Records for processing START

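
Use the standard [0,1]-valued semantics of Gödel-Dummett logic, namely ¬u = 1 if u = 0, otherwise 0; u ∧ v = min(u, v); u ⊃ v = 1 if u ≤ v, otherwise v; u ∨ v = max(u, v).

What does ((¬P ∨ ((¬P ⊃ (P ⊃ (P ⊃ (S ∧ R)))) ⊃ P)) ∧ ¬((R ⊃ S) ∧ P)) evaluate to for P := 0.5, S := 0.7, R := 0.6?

¬P: Gödel ¬ of 0.5 = 0 (operand ≠ 0)
¬P: Gödel ¬ of 0.5 = 0 (operand ≠ 0)
(S ∧ R) = min(0.7, 0.6) = 0.6
(P ⊃ (S ∧ R)): 0.5 ≤ 0.6, so result = 1
(P ⊃ (P ⊃ (S ∧ R))): 0.5 ≤ 1, so result = 1
(¬P ⊃ (P ⊃ (P ⊃ (S ∧ R)))): 0 ≤ 1, so result = 1
((¬P ⊃ (P ⊃ (P ⊃ (S ∧ R)))) ⊃ P): 1 > 0.5, so result = 0.5
(¬P ∨ ((¬P ⊃ (P ⊃ (P ⊃ (S ∧ R)))) ⊃ P)) = max(0, 0.5) = 0.5
(R ⊃ S): 0.6 ≤ 0.7, so result = 1
((R ⊃ S) ∧ P) = min(1, 0.5) = 0.5
¬((R ⊃ S) ∧ P): Gödel ¬ of 0.5 = 0 (operand ≠ 0)
((¬P ∨ ((¬P ⊃ (P ⊃ (P ⊃ (S ∧ R)))) ⊃ P)) ∧ ¬((R ⊃ S) ∧ P)) = min(0.5, 0) = 0

0.00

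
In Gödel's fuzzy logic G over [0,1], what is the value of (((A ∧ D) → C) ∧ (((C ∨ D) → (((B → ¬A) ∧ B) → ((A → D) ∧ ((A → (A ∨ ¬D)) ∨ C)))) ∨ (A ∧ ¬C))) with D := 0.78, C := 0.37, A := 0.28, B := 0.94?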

Records for processing END

> Aim of the exercise:
Pick out the lines above that hold the string "logic" and show them.

> Answer to this exercise:
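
Use the standard [0,1]-valued semantics of Gödel-Dummett logic, namely ¬u = 1 if u = 0, otherwise 0; u ∧ v = min(u, v); u ⊃ v = 1 if u ≤ v, otherwise v; u ∨ v = max(u, v).
In Gödel's fuzzy logic G over [0,1], what is the value of (((A ∧ D) → C) ∧ (((C ∨ D) → (((B → ¬A) ∧ B) → ((A → D) ∧ ((A → (A ∨ ¬D)) ∨ C)))) ∨ (A ∧ ¬C))) with D := 0.78, C := 0.37, A := 0.28, B := 0.94?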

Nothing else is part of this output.